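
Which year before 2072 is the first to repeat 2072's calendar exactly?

2044

Two years share a calendar iff Jan 1 falls on the same weekday and both are leap or both are common. 2072: Jan 1 is Friday, leap year.
2071: Jan 1 Thursday, common
2070: Jan 1 Wednesday, common
2069: Jan 1 Tuesday, common
2068: Jan 1 Sunday, leap
2067: Jan 1 Saturday, common
2066: Jan 1 Friday, common
2065: Jan 1 Thursday, common
2064: Jan 1 Tuesday, leap
2063: Jan 1 Monday, common
2062: Jan 1 Sunday, common
2061: Jan 1 Saturday, common
2060: Jan 1 Thursday, leap
2059: Jan 1 Wednesday, common
2058: Jan 1 Tuesday, common
2057: Jan 1 Monday, common
2056: Jan 1 Saturday, leap
2055: Jan 1 Friday, common
2054: Jan 1 Thursday, common
2053: Jan 1 Wednesday, common
2052: Jan 1 Monday, leap
2051: Jan 1 Sunday, common
2050: Jan 1 Saturday, common
2049: Jan 1 Friday, common
2048: Jan 1 Wednesday, leap
2047: Jan 1 Tuesday, common
2046: Jan 1 Monday, common
2045: Jan 1 Sunday, common
2044: Jan 1 Friday, leap
2044 matches on both conditions.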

***

Task instructions: Look through the entries above. Extract each line with the word "Wednesday".

Response for this exercise:
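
2070: Jan 1 Wednesday, common
2059: Jan 1 Wednesday, common
2053: Jan 1 Wednesday, common
2048: Jan 1 Wednesday, leap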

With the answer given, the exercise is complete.